- **Work instruction**
Where does the string "must" occur in the entries below? Copy every line where it does.

Dataset entries:
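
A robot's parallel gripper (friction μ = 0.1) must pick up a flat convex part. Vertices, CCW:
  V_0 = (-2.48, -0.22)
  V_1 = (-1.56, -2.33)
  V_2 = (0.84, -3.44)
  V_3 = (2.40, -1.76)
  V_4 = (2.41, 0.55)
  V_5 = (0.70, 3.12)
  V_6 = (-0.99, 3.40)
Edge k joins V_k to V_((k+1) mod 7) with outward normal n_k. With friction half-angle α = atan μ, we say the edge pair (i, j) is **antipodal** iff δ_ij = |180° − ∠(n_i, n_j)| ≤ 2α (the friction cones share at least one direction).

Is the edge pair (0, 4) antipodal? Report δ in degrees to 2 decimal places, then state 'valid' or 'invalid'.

δ = 10.08°, valid

α = atan 0.1 = 5.71°;  2α = 11.42°
edge 0: e_0 = (+0.92, -2.11);  n_0 = (-0.9167, -0.3997)
edge 4: e_4 = (-1.71, +2.57);  n_4 = (+0.8325, +0.5540)
∠(n_0, n_4) = 169.92°
δ = |180° − 169.92°| = 10.08°
10.08° ≤ 2α = 11.42°  →  valid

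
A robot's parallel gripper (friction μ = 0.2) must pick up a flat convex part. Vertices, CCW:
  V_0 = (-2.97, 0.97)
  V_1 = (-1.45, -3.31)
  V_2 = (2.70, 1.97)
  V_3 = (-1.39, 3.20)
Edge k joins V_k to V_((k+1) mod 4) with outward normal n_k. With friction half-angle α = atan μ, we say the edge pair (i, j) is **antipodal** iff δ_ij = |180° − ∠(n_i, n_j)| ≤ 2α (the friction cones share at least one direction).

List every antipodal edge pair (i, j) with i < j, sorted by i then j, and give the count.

count = 1; pairs: (1,3)

α = atan 0.2 = 11.31°;  2α = 22.62°
n_0 = (-0.9423, -0.3347)
n_1 = (+0.7862, -0.6180)
n_2 = (+0.2880, +0.9576)
n_3 = (-0.8160, +0.5781)
  (0,1): δ = 57.72°  ·
  (0,2): δ = 53.71°  ·
  (0,3): δ = 125.13°  ·
  (1,2): δ = 68.57°  ·
  (1,3): δ = 2.85°  ✓
  (2,3): δ = 108.58°  ·
antipodal pairs: 1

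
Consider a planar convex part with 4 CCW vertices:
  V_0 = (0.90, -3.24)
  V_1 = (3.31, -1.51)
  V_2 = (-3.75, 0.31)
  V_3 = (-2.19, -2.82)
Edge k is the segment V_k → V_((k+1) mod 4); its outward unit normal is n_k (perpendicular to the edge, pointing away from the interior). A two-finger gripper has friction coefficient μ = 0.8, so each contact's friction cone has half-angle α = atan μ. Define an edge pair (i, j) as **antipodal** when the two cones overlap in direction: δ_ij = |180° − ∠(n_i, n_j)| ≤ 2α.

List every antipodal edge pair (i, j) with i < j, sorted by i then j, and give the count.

α = atan 0.8 = 38.66°;  2α = 77.32°
n_0 = (+0.5831, -0.8124)
n_1 = (+0.2496, +0.9683)
n_2 = (-0.8950, -0.4461)
n_3 = (-0.1347, -0.9909)
  (0,1): δ = 50.13°  ✓
  (0,2): δ = 80.82°  ·
  (0,3): δ = 136.59°  ·
  (1,2): δ = 49.05°  ✓
  (1,3): δ = 6.72°  ✓
  (2,3): δ = 124.23°  ·
antipodal pairs: 3

count = 3; pairs: (0,1), (1,2), (1,3)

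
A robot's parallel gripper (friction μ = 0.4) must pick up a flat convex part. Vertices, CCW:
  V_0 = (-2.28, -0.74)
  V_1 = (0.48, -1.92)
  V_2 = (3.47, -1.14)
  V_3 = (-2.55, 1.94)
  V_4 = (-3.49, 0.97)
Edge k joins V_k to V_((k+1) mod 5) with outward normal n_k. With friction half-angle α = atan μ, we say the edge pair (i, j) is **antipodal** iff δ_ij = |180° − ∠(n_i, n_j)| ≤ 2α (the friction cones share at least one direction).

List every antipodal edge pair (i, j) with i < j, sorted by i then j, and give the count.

α = atan 0.4 = 21.80°;  2α = 43.60°
n_0 = (-0.3931, -0.9195)
n_1 = (+0.2524, -0.9676)
n_2 = (+0.4555, +0.8902)
n_3 = (-0.7181, +0.6959)
n_4 = (-0.8163, -0.5776)
  (0,1): δ = 142.23°  ·
  (0,2): δ = 3.95°  ✓
  (0,3): δ = 69.05°  ·
  (0,4): δ = 148.43°  ·
  (1,2): δ = 41.72°  ✓
  (1,3): δ = 31.28°  ✓
  (1,4): δ = 110.66°  ·
  (2,3): δ = 107.00°  ·
  (2,4): δ = 27.62°  ✓
  (3,4): δ = 100.62°  ·
antipodal pairs: 4

count = 4; pairs: (0,2), (1,2), (1,3), (2,4)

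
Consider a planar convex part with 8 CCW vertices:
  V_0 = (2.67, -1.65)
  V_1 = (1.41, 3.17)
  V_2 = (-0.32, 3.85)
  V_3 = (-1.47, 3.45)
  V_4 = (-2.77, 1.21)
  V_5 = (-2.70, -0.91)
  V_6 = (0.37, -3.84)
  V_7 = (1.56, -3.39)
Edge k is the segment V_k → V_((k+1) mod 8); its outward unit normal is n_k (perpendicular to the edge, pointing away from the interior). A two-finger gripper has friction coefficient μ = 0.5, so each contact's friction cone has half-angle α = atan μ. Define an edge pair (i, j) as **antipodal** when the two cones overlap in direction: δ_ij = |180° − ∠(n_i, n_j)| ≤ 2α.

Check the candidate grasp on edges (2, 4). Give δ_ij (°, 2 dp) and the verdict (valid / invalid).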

- **Result of this task**
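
A robot's parallel gripper (friction μ = 0.1) must pick up a flat convex part. Vertices, CCW:
A robot's parallel gripper (friction μ = 0.2) must pick up a flat convex part. Vertices, CCW:
A robot's parallel gripper (friction μ = 0.4) must pick up a flat convex part. Vertices, CCW: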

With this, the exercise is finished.